Records from a collection
_ _ _ _ _ _ _
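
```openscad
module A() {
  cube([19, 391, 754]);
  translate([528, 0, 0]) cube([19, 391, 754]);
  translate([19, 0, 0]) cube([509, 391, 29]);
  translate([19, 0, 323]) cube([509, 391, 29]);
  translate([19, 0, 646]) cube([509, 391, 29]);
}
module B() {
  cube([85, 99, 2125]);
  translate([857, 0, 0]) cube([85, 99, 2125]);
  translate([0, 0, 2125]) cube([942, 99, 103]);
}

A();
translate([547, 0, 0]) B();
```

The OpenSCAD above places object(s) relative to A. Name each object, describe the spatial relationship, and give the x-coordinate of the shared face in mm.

The bookshelf's +x face and the door frame's −x face are both at x = 547 mm.

A is a bookshelf. B is a door frame. The door frame is against the bookshelf's +x side, with their −y faces flush. The x-coordinate of the shared face is 547 mm.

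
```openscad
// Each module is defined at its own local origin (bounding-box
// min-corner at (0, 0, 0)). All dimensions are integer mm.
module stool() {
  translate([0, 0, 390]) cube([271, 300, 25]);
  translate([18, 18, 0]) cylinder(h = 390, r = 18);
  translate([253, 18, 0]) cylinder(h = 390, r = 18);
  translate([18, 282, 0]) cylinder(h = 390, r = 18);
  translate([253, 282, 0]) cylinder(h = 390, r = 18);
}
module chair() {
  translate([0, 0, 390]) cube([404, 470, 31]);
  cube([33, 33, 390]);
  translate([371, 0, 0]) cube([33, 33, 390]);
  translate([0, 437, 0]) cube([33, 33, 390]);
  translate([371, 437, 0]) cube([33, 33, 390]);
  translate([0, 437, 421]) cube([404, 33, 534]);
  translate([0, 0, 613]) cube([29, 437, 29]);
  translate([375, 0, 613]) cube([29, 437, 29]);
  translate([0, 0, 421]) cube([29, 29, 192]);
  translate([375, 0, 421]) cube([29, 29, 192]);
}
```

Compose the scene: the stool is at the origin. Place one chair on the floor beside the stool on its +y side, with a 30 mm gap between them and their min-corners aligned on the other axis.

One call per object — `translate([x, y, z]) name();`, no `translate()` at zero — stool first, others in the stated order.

stool();
translate([0, 330, 0]) chair();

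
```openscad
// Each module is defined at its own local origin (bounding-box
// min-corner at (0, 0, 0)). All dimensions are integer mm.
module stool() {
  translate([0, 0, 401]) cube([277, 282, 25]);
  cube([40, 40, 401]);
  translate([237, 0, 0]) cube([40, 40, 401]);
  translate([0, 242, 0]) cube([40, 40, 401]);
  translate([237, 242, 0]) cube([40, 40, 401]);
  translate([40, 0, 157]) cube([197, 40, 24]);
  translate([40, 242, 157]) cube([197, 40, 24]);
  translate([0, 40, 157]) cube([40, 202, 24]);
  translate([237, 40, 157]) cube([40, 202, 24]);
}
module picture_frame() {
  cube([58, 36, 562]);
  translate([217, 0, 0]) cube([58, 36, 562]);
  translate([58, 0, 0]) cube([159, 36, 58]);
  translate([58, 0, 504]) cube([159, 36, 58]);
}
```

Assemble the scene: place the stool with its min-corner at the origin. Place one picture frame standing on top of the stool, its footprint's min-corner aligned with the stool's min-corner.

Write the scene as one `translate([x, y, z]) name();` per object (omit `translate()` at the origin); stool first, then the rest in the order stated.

stool();
translate([0, 0, 426]) picture_frame();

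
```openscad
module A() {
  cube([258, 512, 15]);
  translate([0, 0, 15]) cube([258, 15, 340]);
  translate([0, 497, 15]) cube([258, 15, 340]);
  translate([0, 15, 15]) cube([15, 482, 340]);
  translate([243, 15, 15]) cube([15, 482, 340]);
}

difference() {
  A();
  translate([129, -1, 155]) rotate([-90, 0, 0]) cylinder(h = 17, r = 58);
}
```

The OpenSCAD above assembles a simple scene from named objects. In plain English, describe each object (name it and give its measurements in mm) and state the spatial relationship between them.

A is an open-topped rectangular box: outside dimensions 258×512×355 mm, with a uniform wall and base thickness of 15 mm. The base is a full 258×512 slab on the floor; four walls sit on top of the base. The front and back walls (the −y and +y sides) span the full width; the two side walls fit between them.

The open box has a circular hole of radius 58 mm through its front wall, centred at (x = 129, z = 155).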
_ _ _ _ _ _ _
To do: Looking at the entries above, count the lines that contain the string "cylinder", then give the number and nothing else.

Exercise answer: 5